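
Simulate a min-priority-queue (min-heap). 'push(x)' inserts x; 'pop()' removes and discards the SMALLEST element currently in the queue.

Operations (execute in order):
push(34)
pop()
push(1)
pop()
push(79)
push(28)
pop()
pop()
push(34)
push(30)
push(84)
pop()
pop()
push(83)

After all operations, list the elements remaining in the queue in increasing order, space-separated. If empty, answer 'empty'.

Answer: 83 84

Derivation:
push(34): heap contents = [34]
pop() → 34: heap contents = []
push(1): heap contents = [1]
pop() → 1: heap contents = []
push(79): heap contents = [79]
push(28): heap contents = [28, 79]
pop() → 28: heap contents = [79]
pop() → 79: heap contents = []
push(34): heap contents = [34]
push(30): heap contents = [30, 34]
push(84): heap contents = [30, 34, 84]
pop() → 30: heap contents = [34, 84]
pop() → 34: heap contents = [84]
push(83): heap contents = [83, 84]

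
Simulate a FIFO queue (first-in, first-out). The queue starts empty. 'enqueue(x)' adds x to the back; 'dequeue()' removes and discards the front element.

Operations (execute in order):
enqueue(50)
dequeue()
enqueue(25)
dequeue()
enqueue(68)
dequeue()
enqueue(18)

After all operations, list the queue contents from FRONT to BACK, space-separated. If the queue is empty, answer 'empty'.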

⁂

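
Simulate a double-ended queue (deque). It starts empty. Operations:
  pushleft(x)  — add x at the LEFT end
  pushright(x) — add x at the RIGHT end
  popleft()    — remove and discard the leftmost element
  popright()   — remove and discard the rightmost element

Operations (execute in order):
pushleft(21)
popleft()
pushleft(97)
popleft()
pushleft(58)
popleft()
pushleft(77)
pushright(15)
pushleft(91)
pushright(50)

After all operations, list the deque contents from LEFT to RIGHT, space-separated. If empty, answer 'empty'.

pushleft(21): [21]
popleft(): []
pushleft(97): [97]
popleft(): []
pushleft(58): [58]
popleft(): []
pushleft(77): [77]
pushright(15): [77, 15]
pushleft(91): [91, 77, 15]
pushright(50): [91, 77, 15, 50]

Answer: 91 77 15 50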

⁂

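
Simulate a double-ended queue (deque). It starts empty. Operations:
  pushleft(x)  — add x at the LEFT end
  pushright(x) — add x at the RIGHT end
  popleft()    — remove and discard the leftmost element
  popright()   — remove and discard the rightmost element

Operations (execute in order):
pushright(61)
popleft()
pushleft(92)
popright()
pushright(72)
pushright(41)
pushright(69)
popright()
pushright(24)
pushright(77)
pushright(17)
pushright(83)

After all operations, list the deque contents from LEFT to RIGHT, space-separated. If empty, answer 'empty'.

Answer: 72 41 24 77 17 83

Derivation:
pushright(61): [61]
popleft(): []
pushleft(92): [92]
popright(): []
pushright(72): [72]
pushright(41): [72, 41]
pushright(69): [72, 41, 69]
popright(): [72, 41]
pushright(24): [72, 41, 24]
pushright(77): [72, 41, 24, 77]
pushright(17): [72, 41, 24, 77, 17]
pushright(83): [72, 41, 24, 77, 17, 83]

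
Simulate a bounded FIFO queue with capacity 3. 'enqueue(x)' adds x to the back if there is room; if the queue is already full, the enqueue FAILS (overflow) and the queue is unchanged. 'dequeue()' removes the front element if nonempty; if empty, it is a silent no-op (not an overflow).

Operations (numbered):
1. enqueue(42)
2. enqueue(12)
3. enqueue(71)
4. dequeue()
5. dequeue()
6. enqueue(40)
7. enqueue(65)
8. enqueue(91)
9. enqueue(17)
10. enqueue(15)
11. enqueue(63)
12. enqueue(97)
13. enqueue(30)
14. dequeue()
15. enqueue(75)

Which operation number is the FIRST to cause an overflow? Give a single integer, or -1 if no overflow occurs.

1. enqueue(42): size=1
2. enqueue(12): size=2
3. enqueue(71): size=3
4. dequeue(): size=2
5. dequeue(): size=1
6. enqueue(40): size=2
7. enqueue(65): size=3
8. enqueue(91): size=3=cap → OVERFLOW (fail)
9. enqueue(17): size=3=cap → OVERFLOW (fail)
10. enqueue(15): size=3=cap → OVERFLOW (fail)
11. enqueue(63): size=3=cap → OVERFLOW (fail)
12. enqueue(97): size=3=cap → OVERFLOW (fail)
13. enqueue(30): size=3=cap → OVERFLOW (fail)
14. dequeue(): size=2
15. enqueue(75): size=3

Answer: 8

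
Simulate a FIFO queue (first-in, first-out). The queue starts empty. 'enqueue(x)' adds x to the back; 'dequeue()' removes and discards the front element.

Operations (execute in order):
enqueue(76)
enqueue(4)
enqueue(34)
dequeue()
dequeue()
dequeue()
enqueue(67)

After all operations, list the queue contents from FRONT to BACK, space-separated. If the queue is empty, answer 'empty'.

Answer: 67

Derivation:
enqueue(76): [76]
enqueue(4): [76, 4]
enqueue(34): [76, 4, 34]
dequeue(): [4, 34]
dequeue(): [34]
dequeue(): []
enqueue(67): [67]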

⁂

Please give the number of lines in the data where "removes" appears, without any other words.

> TASK RESULT
4